EXERCISE DESCRIPTION
How many lines within the records include the word "inherited"? Only that number should be given.

DATA TO USE
____________________

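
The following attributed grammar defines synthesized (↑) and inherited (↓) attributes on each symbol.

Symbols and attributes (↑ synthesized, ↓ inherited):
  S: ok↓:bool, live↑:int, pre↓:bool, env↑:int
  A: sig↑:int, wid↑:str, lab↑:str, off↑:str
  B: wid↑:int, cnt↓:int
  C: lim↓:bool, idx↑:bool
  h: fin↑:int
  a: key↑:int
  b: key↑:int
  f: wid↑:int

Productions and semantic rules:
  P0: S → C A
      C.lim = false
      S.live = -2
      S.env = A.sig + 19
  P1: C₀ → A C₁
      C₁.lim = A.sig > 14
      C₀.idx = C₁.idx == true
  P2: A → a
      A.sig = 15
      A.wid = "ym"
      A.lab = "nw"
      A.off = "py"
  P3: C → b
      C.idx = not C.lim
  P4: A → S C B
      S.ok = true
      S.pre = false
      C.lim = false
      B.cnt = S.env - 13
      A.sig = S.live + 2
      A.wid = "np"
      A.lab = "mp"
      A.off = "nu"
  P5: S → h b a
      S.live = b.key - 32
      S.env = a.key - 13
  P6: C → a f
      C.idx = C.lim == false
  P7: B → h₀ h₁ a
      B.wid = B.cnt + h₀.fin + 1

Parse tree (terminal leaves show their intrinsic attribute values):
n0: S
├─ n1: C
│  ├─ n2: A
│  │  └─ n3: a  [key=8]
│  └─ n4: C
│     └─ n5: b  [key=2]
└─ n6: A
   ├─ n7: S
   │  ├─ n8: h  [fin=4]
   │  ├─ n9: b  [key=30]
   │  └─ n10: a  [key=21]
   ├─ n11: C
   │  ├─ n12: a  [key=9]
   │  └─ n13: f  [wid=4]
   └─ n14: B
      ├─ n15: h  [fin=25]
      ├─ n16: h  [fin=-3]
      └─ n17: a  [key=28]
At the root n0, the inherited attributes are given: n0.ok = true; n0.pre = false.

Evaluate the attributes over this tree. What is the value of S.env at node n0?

19

1. n0.ok = true  [given at root]
2. n0.pre = false  [given at root]
3. n1.lim = false  [false]
4. n3.key = 8  [terminal]
5. n2.sig = 15  [15]
6. n2.wid = "ym"  ["ym"]
7. n2.lab = "nw"  ["nw"]
8. n2.off = "py"  ["py"]
9. n4.lim = true  [A.sig > 14]
10. n5.key = 2  [terminal]
11. n4.idx = false  [not C.lim]
12. n1.idx = false  [C₁.idx == true]
13. n7.ok = true  [true]
14. n7.pre = false  [false]
15. n8.fin = 4  [terminal]
16. n9.key = 30  [terminal]
17. n10.key = 21  [terminal]
18. n7.live = -2  [b.key - 32]
19. n7.env = 8  [a.key - 13]
20. n11.lim = false  [false]
21. n12.key = 9  [terminal]
22. n13.wid = 4  [terminal]
23. n11.idx = true  [C.lim == false]
24. n14.cnt = -5  [S.env - 13]
25. n15.fin = 25  [terminal]
26. n16.fin = -3  [terminal]
27. n17.key = 28  [terminal]
28. n14.wid = 21  [B.cnt + h₀.fin + 1]
29. n6.sig = 0  [S.live + 2]
30. n6.wid = "np"  ["np"]
31. n6.lab = "mp"  ["mp"]
32. n6.off = "nu"  ["nu"]
33. n0.live = -2  [-2]
34. n0.env = 19  [A.sig + 19]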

____________________

EXERCISE SOLUTION
3